◆ **Material shown**
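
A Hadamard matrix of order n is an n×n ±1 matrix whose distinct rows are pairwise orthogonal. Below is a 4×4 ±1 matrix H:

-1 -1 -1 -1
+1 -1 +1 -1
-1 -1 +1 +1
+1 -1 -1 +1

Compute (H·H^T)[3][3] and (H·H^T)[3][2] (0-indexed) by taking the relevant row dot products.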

◆ **What needs to be done**
The full listing above needs to be transcribed exactly.

◆ **Output for this task**
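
A Hadamard matrix of order n is an n×n ±1 matrix whose distinct rows are pairwise orthogonal. Below is a 4×4 ±1 matrix H:

-1 -1 -1 -1
+1 -1 +1 -1
-1 -1 +1 +1
+1 -1 -1 +1

Compute (H·H^T)[3][3] and (H·H^T)[3][2] (0-indexed) by taking the relevant row dot products.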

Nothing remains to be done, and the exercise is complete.